Material provided: Begin
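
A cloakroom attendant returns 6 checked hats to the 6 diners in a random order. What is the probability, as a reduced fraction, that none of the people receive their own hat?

53/144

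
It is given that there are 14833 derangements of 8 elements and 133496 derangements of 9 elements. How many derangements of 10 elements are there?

D_10 = (10-1)·(D_9 + D_8) = 9·(133496 + 14833) = 9·148329 = 1334961.

1334961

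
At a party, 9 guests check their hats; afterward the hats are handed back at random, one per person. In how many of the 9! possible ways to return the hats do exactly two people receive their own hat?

Pick the 2 fixed positions: C(9,2) = 36 ways.
The remaining 7 must be deranged: !7 = 1854.
Total: 36 × 1854 = 66744.

66744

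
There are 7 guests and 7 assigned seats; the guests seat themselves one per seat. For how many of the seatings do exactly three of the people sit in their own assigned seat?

Choose which 3 of the 7 are fixed: C(7,3) = 35.
The remaining 4 must be deranged: !4 = 9.
Total: 35 × 9 = 315.

315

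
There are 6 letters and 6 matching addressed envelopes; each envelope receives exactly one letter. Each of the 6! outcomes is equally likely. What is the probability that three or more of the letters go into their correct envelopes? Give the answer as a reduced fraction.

Favorable outcomes: Σ_{i≥3} C(6,i)·!(6-i) = 20·2 + 15·1 + 6·0 + 1·1 = 56.
Total outcomes: 6! = 720.
Probability = 56/720 = 7/90.

7/90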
Material provided: End
[Goal of the exercise]
Write out once more the lines above beginning at the line with "There are 6"; continue through the final line and stop there.

[Answer box]
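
There are 6 letters and 6 matching addressed envelopes; each envelope receives exactly one letter. Each of the 6! outcomes is equally likely. What is the probability that three or more of the letters go into their correct envelopes? Give the answer as a reduced fraction.

Favorable outcomes: Σ_{i≥3} C(6,i)·!(6-i) = 20·2 + 15·1 + 6·0 + 1·1 = 56.
Total outcomes: 6! = 720.
Probability = 56/720 = 7/90.

7/90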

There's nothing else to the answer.